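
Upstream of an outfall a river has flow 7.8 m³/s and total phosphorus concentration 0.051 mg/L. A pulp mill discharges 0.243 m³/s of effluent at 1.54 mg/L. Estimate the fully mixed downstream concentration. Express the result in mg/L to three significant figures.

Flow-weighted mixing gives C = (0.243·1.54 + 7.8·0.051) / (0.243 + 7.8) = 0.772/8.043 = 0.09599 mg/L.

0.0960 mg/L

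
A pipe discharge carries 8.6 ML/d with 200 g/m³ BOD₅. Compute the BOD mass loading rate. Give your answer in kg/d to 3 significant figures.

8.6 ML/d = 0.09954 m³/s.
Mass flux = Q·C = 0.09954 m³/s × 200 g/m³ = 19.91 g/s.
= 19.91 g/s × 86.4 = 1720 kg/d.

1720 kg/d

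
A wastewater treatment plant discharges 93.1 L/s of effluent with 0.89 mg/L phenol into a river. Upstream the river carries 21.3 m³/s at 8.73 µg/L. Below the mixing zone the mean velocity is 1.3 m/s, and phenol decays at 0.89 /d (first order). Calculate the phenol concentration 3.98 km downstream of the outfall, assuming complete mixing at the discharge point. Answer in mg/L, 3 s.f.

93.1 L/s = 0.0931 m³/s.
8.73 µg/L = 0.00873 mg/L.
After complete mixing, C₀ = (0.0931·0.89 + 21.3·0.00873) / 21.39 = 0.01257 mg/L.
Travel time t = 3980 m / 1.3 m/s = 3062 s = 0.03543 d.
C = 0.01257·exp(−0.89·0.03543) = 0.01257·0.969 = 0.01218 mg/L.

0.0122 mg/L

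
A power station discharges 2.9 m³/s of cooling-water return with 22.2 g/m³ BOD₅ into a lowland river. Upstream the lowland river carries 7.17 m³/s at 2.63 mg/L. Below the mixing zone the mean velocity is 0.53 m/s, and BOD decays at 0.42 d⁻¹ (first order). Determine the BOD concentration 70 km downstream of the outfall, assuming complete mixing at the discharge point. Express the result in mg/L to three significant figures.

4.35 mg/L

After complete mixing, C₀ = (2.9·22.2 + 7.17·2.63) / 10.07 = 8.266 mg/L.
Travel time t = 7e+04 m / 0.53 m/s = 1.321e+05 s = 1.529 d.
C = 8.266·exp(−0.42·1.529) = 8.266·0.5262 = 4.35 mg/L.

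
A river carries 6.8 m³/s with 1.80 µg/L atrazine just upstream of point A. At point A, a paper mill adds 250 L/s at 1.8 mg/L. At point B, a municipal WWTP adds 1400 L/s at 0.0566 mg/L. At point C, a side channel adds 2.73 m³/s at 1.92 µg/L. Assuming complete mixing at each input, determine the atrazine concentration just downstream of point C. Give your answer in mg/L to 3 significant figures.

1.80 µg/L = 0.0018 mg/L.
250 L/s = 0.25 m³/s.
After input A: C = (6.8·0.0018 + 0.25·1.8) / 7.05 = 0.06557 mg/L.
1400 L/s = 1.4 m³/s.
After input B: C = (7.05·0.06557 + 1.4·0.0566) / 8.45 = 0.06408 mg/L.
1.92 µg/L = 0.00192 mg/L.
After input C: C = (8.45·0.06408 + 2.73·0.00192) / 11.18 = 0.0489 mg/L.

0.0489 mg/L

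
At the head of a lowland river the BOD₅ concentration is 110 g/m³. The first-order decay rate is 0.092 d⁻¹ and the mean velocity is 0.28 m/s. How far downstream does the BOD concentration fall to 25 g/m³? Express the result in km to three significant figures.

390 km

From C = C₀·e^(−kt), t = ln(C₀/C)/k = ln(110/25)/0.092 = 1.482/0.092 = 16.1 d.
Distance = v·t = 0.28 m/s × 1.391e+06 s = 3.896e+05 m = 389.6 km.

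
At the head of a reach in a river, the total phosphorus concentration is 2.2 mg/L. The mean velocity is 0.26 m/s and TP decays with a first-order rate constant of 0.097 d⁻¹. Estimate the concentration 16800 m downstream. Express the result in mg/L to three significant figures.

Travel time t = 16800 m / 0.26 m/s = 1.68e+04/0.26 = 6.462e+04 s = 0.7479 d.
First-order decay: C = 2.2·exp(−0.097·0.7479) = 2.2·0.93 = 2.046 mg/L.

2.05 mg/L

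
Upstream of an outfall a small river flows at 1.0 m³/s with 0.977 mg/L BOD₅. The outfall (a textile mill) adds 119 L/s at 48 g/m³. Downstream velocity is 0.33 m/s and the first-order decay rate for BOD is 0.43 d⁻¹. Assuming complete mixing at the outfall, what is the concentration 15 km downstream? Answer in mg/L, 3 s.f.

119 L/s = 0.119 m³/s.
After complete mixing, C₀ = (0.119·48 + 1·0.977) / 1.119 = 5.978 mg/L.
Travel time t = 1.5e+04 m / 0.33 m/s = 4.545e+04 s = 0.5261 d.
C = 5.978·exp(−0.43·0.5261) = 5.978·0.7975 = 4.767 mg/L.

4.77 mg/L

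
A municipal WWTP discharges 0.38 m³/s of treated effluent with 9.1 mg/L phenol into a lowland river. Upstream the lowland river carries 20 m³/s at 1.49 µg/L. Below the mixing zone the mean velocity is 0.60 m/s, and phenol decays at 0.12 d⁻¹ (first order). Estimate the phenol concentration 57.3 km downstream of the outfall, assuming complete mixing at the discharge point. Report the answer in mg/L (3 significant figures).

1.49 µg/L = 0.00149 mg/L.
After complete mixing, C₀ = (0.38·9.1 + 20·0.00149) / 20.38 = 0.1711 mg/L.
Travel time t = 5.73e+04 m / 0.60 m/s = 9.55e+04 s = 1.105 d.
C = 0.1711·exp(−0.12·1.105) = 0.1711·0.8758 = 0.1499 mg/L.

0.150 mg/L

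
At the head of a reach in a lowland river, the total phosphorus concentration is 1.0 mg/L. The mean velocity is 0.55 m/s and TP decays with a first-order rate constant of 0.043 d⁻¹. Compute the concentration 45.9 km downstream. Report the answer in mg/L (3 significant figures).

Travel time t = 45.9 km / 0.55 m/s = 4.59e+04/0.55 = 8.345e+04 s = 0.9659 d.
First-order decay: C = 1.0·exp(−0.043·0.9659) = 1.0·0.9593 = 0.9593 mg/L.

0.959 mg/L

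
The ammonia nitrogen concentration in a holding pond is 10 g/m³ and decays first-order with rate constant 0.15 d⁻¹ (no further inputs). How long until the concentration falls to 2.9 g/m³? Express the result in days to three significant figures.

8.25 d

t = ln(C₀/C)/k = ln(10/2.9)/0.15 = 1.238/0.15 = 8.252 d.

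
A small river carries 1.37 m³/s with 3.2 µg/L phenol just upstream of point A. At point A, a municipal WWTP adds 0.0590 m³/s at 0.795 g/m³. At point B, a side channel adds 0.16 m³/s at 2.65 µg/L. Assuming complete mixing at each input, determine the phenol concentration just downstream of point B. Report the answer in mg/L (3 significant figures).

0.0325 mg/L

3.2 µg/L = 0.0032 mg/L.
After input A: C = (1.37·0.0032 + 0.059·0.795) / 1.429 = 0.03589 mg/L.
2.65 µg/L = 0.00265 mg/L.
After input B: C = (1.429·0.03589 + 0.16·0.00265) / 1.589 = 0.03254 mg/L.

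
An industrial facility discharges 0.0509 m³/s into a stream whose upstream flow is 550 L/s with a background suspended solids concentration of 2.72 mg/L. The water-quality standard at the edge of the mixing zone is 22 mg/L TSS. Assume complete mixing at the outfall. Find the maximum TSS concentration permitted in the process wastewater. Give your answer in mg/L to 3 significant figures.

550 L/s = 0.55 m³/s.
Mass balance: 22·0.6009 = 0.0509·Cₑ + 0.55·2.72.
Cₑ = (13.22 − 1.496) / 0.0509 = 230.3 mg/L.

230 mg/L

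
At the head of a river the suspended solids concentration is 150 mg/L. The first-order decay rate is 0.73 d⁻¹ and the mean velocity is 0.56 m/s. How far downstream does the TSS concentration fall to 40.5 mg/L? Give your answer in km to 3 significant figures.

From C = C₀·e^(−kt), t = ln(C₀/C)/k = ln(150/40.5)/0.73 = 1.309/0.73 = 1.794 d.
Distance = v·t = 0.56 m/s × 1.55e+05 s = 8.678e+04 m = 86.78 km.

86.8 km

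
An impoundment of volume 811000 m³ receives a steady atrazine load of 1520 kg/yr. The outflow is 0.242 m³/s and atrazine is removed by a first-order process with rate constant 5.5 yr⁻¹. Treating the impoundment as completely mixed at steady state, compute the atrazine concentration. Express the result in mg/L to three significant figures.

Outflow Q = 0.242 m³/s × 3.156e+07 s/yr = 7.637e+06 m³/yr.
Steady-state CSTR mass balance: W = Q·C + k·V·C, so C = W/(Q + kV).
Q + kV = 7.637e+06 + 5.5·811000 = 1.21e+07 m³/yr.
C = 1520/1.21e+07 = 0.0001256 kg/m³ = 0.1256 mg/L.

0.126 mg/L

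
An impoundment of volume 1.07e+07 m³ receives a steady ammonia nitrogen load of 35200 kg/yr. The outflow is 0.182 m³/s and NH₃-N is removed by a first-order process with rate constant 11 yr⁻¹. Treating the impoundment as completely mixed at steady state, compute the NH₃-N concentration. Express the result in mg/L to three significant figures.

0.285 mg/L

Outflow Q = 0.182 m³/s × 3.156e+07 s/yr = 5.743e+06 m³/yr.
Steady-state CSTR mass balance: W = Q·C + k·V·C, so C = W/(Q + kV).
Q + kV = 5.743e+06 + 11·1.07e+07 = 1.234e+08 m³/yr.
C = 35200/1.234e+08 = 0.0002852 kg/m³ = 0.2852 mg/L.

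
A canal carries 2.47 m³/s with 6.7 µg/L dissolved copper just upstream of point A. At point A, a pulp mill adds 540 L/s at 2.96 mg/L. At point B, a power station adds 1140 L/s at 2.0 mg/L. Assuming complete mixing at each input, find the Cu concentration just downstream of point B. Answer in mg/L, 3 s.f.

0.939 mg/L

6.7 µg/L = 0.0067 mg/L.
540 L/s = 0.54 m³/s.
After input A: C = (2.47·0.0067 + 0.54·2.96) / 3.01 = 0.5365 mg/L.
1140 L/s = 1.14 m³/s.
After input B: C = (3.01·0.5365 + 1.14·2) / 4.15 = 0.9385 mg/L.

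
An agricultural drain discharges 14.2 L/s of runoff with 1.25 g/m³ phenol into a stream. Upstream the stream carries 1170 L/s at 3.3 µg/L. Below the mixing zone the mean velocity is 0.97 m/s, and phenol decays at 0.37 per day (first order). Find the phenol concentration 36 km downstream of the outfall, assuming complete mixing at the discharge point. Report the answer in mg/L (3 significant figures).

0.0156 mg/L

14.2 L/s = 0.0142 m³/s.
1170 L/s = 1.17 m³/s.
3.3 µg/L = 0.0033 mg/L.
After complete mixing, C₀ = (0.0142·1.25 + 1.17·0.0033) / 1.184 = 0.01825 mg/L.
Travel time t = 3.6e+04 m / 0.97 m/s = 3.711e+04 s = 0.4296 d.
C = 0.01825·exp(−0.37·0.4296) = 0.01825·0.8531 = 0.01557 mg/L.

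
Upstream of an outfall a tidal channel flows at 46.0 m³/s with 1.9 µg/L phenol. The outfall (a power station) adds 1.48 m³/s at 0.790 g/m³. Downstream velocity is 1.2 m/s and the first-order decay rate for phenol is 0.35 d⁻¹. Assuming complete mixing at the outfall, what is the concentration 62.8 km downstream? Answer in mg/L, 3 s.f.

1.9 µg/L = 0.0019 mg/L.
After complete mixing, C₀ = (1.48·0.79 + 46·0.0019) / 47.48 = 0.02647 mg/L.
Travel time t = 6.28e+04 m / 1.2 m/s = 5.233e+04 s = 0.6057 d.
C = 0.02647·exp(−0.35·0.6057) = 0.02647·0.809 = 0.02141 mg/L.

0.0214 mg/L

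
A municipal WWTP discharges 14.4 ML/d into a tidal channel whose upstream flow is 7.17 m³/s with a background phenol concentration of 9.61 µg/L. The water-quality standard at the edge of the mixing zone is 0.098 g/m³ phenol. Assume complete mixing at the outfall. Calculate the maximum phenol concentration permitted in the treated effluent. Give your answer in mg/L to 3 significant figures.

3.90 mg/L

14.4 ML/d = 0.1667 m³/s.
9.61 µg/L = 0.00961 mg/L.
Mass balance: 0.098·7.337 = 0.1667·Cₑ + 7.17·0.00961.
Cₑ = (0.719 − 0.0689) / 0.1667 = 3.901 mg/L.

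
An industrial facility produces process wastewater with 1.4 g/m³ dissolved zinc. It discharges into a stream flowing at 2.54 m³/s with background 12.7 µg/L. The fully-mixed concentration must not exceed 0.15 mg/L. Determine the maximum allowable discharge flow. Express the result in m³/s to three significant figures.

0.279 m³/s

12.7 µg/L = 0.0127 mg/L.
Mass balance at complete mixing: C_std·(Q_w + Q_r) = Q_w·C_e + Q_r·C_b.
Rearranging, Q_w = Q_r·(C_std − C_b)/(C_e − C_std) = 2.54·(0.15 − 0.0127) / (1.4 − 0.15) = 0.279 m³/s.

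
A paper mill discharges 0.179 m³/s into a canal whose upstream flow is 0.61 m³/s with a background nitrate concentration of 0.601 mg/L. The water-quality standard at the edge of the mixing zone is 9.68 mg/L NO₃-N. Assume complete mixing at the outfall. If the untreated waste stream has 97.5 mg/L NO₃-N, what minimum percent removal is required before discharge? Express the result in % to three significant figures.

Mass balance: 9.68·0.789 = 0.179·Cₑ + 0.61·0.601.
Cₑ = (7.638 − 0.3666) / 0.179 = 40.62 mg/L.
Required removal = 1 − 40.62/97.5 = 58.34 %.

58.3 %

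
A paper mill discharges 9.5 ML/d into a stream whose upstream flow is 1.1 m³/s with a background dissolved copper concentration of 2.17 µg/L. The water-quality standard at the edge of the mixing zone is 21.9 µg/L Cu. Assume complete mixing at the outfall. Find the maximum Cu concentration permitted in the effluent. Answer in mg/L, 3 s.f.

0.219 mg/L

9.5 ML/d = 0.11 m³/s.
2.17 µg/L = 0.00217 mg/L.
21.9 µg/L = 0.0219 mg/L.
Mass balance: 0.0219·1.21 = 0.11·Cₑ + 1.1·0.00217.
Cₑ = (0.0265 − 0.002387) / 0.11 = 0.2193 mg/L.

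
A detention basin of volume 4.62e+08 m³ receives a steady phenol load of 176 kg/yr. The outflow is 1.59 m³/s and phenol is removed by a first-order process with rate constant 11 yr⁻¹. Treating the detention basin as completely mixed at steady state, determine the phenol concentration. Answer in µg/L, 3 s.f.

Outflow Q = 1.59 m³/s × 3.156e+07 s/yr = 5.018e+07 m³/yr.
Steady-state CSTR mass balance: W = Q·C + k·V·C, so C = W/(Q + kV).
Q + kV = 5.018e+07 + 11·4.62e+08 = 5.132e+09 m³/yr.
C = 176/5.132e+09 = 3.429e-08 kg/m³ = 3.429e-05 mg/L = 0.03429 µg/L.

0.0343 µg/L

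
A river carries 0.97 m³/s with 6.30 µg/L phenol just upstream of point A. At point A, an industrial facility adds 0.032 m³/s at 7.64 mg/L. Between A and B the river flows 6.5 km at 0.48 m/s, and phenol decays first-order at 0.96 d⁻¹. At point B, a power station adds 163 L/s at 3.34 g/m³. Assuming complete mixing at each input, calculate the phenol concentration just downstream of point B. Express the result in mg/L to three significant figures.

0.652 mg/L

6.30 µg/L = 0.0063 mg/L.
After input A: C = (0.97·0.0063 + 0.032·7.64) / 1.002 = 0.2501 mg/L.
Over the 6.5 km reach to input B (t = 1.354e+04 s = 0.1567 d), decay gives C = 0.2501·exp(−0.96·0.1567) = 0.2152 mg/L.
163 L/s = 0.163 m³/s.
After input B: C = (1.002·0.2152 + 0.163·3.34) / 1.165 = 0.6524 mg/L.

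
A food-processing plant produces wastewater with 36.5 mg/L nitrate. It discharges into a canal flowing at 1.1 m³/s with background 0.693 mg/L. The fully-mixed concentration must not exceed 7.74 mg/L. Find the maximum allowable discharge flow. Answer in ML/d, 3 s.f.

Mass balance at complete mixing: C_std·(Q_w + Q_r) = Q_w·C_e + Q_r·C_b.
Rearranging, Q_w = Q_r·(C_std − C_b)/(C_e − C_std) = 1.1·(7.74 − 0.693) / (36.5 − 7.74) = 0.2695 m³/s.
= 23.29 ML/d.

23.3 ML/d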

■ Task brief ■
No line before the one with "A river carries 0.97" belongs in the answer; copy that line and the rest of the records exactly.

■ Result for this exercise ■
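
A river carries 0.97 m³/s with 6.30 µg/L phenol just upstream of point A. At point A, an industrial facility adds 0.032 m³/s at 7.64 mg/L. Between A and B the river flows 6.5 km at 0.48 m/s, and phenol decays first-order at 0.96 d⁻¹. At point B, a power station adds 163 L/s at 3.34 g/m³. Assuming complete mixing at each input, calculate the phenol concentration just downstream of point B. Express the result in mg/L to three significant figures.

0.652 mg/L

6.30 µg/L = 0.0063 mg/L.
After input A: C = (0.97·0.0063 + 0.032·7.64) / 1.002 = 0.2501 mg/L.
Over the 6.5 km reach to input B (t = 1.354e+04 s = 0.1567 d), decay gives C = 0.2501·exp(−0.96·0.1567) = 0.2152 mg/L.
163 L/s = 0.163 m³/s.
After input B: C = (1.002·0.2152 + 0.163·3.34) / 1.165 = 0.6524 mg/L.

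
A food-processing plant produces wastewater with 36.5 mg/L nitrate. It discharges into a canal flowing at 1.1 m³/s with background 0.693 mg/L. The fully-mixed concentration must not exceed 7.74 mg/L. Find the maximum allowable discharge flow. Answer in ML/d, 3 s.f.

Mass balance at complete mixing: C_std·(Q_w + Q_r) = Q_w·C_e + Q_r·C_b.
Rearranging, Q_w = Q_r·(C_std − C_b)/(C_e − C_std) = 1.1·(7.74 − 0.693) / (36.5 − 7.74) = 0.2695 m³/s.
= 23.29 ML/d.

23.3 ML/d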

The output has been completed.